• _INSTRUCTIONS FOR THE TASK_:
Select, from the data, each line where "keeps" occurs.

Content starts

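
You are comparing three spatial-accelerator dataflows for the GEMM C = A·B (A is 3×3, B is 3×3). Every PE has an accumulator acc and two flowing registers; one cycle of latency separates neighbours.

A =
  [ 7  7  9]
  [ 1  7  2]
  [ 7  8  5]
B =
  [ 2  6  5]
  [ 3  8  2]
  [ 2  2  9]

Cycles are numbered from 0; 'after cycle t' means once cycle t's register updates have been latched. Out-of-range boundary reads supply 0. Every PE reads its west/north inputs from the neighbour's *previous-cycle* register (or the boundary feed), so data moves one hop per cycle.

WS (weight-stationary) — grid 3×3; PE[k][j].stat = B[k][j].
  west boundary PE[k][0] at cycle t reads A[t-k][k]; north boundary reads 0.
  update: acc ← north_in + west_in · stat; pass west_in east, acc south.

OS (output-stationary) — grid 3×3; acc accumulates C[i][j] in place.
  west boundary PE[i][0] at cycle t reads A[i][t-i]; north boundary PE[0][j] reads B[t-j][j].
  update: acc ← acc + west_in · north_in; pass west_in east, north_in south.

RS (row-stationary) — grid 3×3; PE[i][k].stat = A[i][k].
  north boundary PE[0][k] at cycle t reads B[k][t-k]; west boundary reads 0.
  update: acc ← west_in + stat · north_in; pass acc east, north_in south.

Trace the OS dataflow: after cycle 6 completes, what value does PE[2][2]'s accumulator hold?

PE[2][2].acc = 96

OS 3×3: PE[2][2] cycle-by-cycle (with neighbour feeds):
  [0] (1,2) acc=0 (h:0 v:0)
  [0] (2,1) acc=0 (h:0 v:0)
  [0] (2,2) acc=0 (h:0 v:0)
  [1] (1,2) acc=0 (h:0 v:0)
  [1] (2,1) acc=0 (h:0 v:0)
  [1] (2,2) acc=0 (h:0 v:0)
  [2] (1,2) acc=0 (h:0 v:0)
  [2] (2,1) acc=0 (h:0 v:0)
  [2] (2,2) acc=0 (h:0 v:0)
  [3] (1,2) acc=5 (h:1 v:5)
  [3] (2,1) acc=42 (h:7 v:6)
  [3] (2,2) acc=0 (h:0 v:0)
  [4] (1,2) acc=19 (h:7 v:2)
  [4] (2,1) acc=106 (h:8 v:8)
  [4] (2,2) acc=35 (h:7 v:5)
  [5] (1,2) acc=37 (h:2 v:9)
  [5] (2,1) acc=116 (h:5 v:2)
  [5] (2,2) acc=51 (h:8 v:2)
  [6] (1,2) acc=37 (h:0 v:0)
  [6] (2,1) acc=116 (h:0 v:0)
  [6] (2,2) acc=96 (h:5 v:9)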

Content ends
Content starts

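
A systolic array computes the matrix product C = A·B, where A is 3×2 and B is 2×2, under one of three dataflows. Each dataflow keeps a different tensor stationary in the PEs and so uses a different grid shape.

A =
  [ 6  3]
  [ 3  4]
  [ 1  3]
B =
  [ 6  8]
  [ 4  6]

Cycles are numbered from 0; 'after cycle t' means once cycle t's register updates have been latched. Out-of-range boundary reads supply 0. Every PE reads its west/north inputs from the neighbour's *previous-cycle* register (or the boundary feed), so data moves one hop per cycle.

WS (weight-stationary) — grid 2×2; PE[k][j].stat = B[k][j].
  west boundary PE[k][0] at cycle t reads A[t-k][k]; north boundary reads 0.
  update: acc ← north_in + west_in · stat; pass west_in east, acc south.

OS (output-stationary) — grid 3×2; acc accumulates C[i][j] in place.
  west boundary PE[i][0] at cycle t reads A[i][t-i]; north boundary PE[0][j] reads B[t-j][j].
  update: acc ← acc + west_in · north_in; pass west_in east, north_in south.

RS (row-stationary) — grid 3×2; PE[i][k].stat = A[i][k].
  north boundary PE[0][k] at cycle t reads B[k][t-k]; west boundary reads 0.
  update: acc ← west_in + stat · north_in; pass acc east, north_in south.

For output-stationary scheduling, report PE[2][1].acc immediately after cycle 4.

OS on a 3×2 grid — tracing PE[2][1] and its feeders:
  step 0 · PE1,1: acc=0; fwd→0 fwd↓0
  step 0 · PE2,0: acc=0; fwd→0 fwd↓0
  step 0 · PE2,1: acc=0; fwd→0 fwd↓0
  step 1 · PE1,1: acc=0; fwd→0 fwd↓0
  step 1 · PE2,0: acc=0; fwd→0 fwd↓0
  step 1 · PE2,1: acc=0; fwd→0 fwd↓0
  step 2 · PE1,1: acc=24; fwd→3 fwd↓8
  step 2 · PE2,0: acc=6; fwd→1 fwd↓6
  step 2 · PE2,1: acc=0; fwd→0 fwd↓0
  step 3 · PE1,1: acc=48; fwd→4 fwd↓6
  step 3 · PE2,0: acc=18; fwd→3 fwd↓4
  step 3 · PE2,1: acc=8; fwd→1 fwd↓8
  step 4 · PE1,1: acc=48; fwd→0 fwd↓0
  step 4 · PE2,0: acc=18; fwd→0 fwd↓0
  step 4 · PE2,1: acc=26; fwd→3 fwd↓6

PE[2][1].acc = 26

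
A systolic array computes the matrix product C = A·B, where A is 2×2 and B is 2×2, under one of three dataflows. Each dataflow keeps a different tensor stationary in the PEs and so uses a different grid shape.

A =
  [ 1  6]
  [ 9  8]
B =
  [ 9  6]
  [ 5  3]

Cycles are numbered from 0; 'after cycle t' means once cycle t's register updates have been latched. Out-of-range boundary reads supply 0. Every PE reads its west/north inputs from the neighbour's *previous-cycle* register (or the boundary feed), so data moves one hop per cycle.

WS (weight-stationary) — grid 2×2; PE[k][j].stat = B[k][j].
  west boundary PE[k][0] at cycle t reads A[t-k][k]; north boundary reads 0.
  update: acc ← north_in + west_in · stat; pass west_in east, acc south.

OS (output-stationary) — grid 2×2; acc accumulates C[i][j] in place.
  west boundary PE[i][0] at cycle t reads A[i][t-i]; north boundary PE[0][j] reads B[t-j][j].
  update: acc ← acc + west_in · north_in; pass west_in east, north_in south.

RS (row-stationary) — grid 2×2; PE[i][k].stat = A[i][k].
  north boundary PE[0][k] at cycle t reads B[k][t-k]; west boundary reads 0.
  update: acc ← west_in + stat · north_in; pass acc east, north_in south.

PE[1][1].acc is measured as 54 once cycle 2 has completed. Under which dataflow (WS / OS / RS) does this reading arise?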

Content ends
Content starts

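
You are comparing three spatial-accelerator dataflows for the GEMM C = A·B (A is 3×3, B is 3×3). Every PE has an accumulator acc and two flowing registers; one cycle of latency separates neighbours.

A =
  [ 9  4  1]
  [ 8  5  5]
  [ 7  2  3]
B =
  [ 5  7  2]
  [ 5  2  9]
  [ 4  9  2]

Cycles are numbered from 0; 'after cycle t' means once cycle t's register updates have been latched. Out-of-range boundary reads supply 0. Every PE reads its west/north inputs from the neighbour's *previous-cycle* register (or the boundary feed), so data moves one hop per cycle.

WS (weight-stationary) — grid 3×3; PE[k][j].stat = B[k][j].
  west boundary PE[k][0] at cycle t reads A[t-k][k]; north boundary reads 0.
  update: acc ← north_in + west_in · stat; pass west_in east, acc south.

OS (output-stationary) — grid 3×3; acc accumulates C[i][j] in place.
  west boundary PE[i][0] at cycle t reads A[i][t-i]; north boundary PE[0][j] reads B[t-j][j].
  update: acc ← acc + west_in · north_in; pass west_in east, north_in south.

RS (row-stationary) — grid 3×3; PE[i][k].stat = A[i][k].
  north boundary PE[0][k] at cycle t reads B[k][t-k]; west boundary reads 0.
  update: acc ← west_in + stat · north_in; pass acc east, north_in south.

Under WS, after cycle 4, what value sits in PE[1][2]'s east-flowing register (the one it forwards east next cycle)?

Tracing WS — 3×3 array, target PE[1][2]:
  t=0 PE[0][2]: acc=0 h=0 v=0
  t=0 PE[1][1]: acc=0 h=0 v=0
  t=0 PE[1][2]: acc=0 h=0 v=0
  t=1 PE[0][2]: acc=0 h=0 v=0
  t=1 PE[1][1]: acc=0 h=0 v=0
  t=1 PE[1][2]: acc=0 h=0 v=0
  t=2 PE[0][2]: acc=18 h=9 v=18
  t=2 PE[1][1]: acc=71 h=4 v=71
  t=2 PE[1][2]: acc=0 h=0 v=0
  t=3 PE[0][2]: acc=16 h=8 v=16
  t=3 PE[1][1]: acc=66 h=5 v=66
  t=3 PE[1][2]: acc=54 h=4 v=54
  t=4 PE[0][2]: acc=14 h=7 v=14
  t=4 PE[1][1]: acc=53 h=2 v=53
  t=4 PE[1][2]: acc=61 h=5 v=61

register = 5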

Content ends

• _ANSWER TO THE PROBLEM_:
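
A systolic array computes the matrix product C = A·B, where A is 3×2 and B is 2×2, under one of three dataflows. Each dataflow keeps a different tensor stationary in the PEs and so uses a different grid shape.
A systolic array computes the matrix product C = A·B, where A is 2×2 and B is 2×2, under one of three dataflows. Each dataflow keeps a different tensor stationary in the PEs and so uses a different grid shape.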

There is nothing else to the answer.